◆ Assignment: Find how many lines in the material below hold the word "pass". Reply with that figure alone.
Segment Start: Entries supplied
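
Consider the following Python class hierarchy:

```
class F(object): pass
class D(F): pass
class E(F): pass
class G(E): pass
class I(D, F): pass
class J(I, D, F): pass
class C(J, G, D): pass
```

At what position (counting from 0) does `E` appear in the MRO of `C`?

5

L[C] = C + merge(L[J], L[G], L[D], [J G D])
  take J:  [J I D F object] + [G E F object] + [D F object] + [J G D]
  take I:  [I D F object] + [G E F object] + [D F object] + [G D]
  take G:  [D F object] + [G E F object] + [D F object] + [G D]
  take D:  [D F object] + [E F object] + [D F object] + [D]
  take E:  [F object] + [E F object] + [F object]
  take F:  [F object] + [F object] + [F object]
  take object:  [object] + [object] + [object]
MRO: C J I G D E F object
E sits at index 5.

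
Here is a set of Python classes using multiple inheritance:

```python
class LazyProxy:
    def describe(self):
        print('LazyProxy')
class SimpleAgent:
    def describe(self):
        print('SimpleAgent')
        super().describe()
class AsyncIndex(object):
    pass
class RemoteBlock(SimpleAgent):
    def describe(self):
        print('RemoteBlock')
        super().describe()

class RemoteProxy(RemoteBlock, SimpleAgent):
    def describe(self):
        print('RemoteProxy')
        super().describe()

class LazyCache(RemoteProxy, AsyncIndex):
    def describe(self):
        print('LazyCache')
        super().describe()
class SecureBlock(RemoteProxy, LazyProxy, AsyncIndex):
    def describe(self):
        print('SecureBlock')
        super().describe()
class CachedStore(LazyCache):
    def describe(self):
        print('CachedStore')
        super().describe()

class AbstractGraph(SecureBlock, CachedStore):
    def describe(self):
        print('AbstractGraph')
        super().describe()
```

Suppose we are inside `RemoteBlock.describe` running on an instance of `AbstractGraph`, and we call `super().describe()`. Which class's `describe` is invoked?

L[AbstractGraph] = AbstractGraph + merge(L[SecureBlock], L[CachedStore], [SecureBlock CachedStore])
  take SecureBlock:  [SecureBlock RemoteProxy RemoteBlock SimpleAgent LazyProxy AsyncIndex object] + [CachedStore LazyCache RemoteProxy RemoteBlock SimpleAgent AsyncIndex object] + [SecureBlock CachedStore]
  take CachedStore:  [RemoteProxy RemoteBlock SimpleAgent LazyProxy AsyncIndex object] + [CachedStore LazyCache RemoteProxy RemoteBlock SimpleAgent AsyncIndex object] + [CachedStore]
  take LazyCache:  [RemoteProxy RemoteBlock SimpleAgent LazyProxy AsyncIndex object] + [LazyCache RemoteProxy RemoteBlock SimpleAgent AsyncIndex object]
  take RemoteProxy:  [RemoteProxy RemoteBlock SimpleAgent LazyProxy AsyncIndex object] + [RemoteProxy RemoteBlock SimpleAgent AsyncIndex object]
  take RemoteBlock:  [RemoteBlock SimpleAgent LazyProxy AsyncIndex object] + [RemoteBlock SimpleAgent AsyncIndex object]
  take SimpleAgent:  [SimpleAgent LazyProxy AsyncIndex object] + [SimpleAgent AsyncIndex object]
  take LazyProxy:  [LazyProxy AsyncIndex object] + [AsyncIndex object]
  take AsyncIndex:  [AsyncIndex object] + [AsyncIndex object]
  take object:  [object] + [object]
MRO: AbstractGraph SecureBlock CachedStore LazyCache RemoteProxy RemoteBlock SimpleAgent LazyProxy AsyncIndex object
super() in RemoteBlock.describe on a AbstractGraph instance goes to the class after RemoteBlock in AbstractGraph's MRO: SimpleAgent.

SimpleAgent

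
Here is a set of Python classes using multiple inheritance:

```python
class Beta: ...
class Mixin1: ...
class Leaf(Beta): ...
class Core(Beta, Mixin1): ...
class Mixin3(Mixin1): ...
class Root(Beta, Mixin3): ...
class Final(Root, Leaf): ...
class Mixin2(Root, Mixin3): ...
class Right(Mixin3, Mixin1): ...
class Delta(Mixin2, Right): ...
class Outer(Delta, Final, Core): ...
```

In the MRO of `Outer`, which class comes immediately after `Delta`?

L[Outer] = Outer + merge(L[Delta], L[Final], L[Core], [Delta Final Core])
  take Delta:  [Delta Mixin2 Root Beta Right Mixin3 Mixin1 object] + [Final Root Leaf Beta Mixin3 Mixin1 object] + [Core Beta Mixin1 object] + [Delta Final Core]
  take Mixin2:  [Mixin2 Root Beta Right Mixin3 Mixin1 object] + [Final Root Leaf Beta Mixin3 Mixin1 object] + [Core Beta Mixin1 object] + [Final Core]
  take Final:  [Root Beta Right Mixin3 Mixin1 object] + [Final Root Leaf Beta Mixin3 Mixin1 object] + [Core Beta Mixin1 object] + [Final Core]
  take Root:  [Root Beta Right Mixin3 Mixin1 object] + [Root Leaf Beta Mixin3 Mixin1 object] + [Core Beta Mixin1 object] + [Core]
  take Leaf:  [Beta Right Mixin3 Mixin1 object] + [Leaf Beta Mixin3 Mixin1 object] + [Core Beta Mixin1 object] + [Core]
  take Core:  [Beta Right Mixin3 Mixin1 object] + [Beta Mixin3 Mixin1 object] + [Core Beta Mixin1 object] + [Core]
  take Beta:  [Beta Right Mixin3 Mixin1 object] + [Beta Mixin3 Mixin1 object] + [Beta Mixin1 object]
  take Right:  [Right Mixin3 Mixin1 object] + [Mixin3 Mixin1 object] + [Mixin1 object]
  take Mixin3:  [Mixin3 Mixin1 object] + [Mixin3 Mixin1 object] + [Mixin1 object]
  take Mixin1:  [Mixin1 object] + [Mixin1 object] + [Mixin1 object]
  take object:  [object] + [object] + [object]
MRO: Outer Delta Mixin2 Final Root Leaf Core Beta Right Mixin3 Mixin1 object
Delta is at position 1; next is Mixin2.

Mixin2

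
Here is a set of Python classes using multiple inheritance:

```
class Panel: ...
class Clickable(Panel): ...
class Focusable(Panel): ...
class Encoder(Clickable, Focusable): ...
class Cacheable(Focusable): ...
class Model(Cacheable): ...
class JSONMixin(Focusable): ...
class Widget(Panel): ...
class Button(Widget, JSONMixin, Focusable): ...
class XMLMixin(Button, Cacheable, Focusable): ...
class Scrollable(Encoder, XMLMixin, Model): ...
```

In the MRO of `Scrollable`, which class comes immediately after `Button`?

L[Scrollable] = Scrollable + merge(L[Encoder], L[XMLMixin], L[Model], [Encoder XMLMixin Model])
  take Encoder:  [Encoder Clickable Focusable Panel object] + [XMLMixin Button Widget JSONMixin Cacheable Focusable Panel object] + [Model Cacheable Focusable Panel object] + [Encoder XMLMixin Model]
  take Clickable:  [Clickable Focusable Panel object] + [XMLMixin Button Widget JSONMixin Cacheable Focusable Panel object] + [Model Cacheable Focusable Panel object] + [XMLMixin Model]
  take XMLMixin:  [Focusable Panel object] + [XMLMixin Button Widget JSONMixin Cacheable Focusable Panel object] + [Model Cacheable Focusable Panel object] + [XMLMixin Model]
  take Button:  [Focusable Panel object] + [Button Widget JSONMixin Cacheable Focusable Panel object] + [Model Cacheable Focusable Panel object] + [Model]
  take Widget:  [Focusable Panel object] + [Widget JSONMixin Cacheable Focusable Panel object] + [Model Cacheable Focusable Panel object] + [Model]
  take JSONMixin:  [Focusable Panel object] + [JSONMixin Cacheable Focusable Panel object] + [Model Cacheable Focusable Panel object] + [Model]
  take Model:  [Focusable Panel object] + [Cacheable Focusable Panel object] + [Model Cacheable Focusable Panel object] + [Model]
  take Cacheable:  [Focusable Panel object] + [Cacheable Focusable Panel object] + [Cacheable Focusable Panel object]
  take Focusable:  [Focusable Panel object] + [Focusable Panel object] + [Focusable Panel object]
  take Panel:  [Panel object] + [Panel object] + [Panel object]
  take object:  [object] + [object] + [object]
MRO: Scrollable Encoder Clickable XMLMixin Button Widget JSONMixin Model Cacheable Focusable Panel object
Button is at position 4; next is Widget.

Widget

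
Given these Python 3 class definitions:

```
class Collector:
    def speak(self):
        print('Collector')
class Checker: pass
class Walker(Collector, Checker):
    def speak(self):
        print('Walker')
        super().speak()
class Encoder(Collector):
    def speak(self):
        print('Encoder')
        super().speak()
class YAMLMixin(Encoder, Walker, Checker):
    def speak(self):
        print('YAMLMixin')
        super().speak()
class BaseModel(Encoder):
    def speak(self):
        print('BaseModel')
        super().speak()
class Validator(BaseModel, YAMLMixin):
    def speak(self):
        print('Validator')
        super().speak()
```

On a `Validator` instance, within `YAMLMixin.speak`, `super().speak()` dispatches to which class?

L[Validator] = Validator + merge(L[BaseModel], L[YAMLMixin], [BaseModel YAMLMixin])
  take BaseModel:  [BaseModel Encoder Collector object] + [YAMLMixin Encoder Walker Collector Checker object] + [BaseModel YAMLMixin]
  take YAMLMixin:  [Encoder Collector object] + [YAMLMixin Encoder Walker Collector Checker object] + [YAMLMixin]
  take Encoder:  [Encoder Collector object] + [Encoder Walker Collector Checker object]
  take Walker:  [Collector object] + [Walker Collector Checker object]
  take Collector:  [Collector object] + [Collector Checker object]
  take Checker:  [object] + [Checker object]
  take object:  [object] + [object]
MRO: Validator BaseModel YAMLMixin Encoder Walker Collector Checker object
super() in YAMLMixin.speak on a Validator instance goes to the class after YAMLMixin in Validator's MRO: Encoder.

Encoder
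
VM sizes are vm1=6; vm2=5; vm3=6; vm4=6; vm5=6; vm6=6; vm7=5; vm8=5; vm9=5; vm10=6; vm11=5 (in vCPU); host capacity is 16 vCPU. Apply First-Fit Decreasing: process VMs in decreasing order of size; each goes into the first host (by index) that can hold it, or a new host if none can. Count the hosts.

5

Sorted descending: 6, 6, 6, 6, 6, 6, 5, 5, 5, 5, 5.
host 1: place 6 vCPU, 10 vCPU left
host 1: place 6 vCPU, 4 vCPU left
host 2: place 6 vCPU, 10 vCPU left
host 2: place 6 vCPU, 4 vCPU left
host 3: place 6 vCPU, 10 vCPU left
host 3: place 6 vCPU, 4 vCPU left
host 4: place 5 vCPU, 11 vCPU left
host 4: place 5 vCPU, 6 vCPU left
host 4: place 5 vCPU, 1 vCPU left
host 5: place 5 vCPU, 11 vCPU left
host 5: place 5 vCPU, 6 vCPU left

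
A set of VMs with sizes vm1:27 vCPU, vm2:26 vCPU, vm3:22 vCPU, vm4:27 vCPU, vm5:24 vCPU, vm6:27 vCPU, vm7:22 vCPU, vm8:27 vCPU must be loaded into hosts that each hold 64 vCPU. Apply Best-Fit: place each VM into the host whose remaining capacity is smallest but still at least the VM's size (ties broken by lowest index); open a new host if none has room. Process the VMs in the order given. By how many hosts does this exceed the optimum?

0

Best-Fit: [27,26] [22,27] [24,27] [22,27] → 4 hosts.
Total size 202 vCPU; any packing needs at least ⌈202/64⌉ = 4 hosts.
So 4 is already optimal.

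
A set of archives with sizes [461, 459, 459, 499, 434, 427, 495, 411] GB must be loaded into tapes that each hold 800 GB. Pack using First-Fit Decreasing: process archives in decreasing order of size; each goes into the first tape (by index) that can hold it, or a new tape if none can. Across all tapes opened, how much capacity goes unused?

2755

Sorted descending: 499, 495, 461, 459, 459, 434, 427, 411.
499 GB → tape 1 (remaining 301 GB)
495 GB → tape 2 (remaining 305 GB)
461 GB → tape 3 (remaining 339 GB)
459 GB → tape 4 (remaining 341 GB)
459 GB → tape 5 (remaining 341 GB)
434 GB → tape 6 (remaining 366 GB)
427 GB → tape 7 (remaining 373 GB)
411 GB → tape 8 (remaining 389 GB)
8 tapes × 800 GB = 6400 GB; used 3645 GB; unused 2755 GB.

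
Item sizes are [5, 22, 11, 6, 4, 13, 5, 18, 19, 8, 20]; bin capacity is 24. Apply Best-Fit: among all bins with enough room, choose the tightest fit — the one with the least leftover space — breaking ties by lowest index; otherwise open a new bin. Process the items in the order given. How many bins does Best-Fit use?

Put 5 in bin 1; 19 remain.
Put 22 in bin 2; 2 remain.
Put 11 in bin 1; 8 remain.
Put 6 in bin 1; 2 remain.
Put 4 in bin 3; 20 remain.
Put 13 in bin 3; 7 remain.
Put 5 in bin 3; 2 remain.
Put 18 in bin 4; 6 remain.
Put 19 in bin 5; 5 remain.
Put 8 in bin 6; 16 remain.
Put 20 in bin 7; 4 remain.
Final bins: [5,11,6] [22] [4,13,5] [18] [19] [8] [20].

7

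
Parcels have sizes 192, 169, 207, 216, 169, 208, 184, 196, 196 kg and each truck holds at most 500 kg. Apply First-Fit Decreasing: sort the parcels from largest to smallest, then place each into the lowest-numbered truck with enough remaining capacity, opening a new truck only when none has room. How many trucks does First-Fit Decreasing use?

Sorted descending: 216, 208, 207, 196, 196, 192, 184, 169, 169.
truck 1: place 216 kg, 284 kg left
truck 1: place 208 kg, 76 kg left
truck 2: place 207 kg, 293 kg left
truck 2: place 196 kg, 97 kg left
truck 3: place 196 kg, 304 kg left
truck 3: place 192 kg, 112 kg left
truck 4: place 184 kg, 316 kg left
truck 4: place 169 kg, 147 kg left
truck 5: place 169 kg, 331 kg left

5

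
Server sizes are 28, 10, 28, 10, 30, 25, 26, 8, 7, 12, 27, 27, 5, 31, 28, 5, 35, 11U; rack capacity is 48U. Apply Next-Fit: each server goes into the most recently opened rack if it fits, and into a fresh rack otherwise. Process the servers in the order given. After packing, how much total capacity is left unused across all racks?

127

rack 1: place 28U, 20U left
rack 1: place 10U, 10U left
rack 2: place 28U, 20U left
rack 2: place 10U, 10U left
rack 3: place 30U, 18U left
rack 4: place 25U, 23U left
rack 5: place 26U, 22U left
rack 5: place 8U, 14U left
rack 5: place 7U, 7U left
rack 6: place 12U, 36U left
rack 6: place 27U, 9U left
rack 7: place 27U, 21U left
rack 7: place 5U, 16U left
rack 8: place 31U, 17U left
rack 9: place 28U, 20U left
rack 9: place 5U, 15U left
rack 10: place 35U, 13U left
rack 10: place 11U, 2U left
10 racks × 48U = 480U; used 353U; unused 127U.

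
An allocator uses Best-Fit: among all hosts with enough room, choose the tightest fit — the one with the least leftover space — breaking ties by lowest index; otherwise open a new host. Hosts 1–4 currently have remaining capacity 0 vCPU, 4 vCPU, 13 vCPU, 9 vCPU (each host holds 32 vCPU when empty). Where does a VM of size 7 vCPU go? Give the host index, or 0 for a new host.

Hosts with room: host 3 (13 vCPU), host 4 (9 vCPU).
Tightest fit is host 4 with 9 vCPU free.

4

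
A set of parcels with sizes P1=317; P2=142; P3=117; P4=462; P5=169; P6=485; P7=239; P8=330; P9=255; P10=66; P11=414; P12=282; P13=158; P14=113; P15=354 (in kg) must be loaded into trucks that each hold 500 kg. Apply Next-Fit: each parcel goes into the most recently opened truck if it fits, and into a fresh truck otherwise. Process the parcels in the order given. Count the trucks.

P1 (317 kg) → truck 1 (remaining 183 kg)
P2 (142 kg) → truck 1 (remaining 41 kg)
P3 (117 kg) → truck 2 (remaining 383 kg)
P4 (462 kg) → truck 3 (remaining 38 kg)
P5 (169 kg) → truck 4 (remaining 331 kg)
P6 (485 kg) → truck 5 (remaining 15 kg)
P7 (239 kg) → truck 6 (remaining 261 kg)
P8 (330 kg) → truck 7 (remaining 170 kg)
P9 (255 kg) → truck 8 (remaining 245 kg)
P10 (66 kg) → truck 8 (remaining 179 kg)
P11 (414 kg) → truck 9 (remaining 86 kg)
P12 (282 kg) → truck 10 (remaining 218 kg)
P13 (158 kg) → truck 10 (remaining 60 kg)
P14 (113 kg) → truck 11 (remaining 387 kg)
P15 (354 kg) → truck 11 (remaining 33 kg)
Final trucks: [317,142] [117] [462] [169] [485] [239] [330] [255,66] [414] [282,158] [113,354].

11 trucks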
Segment End: Entries supplied
◆ Response to this task: 9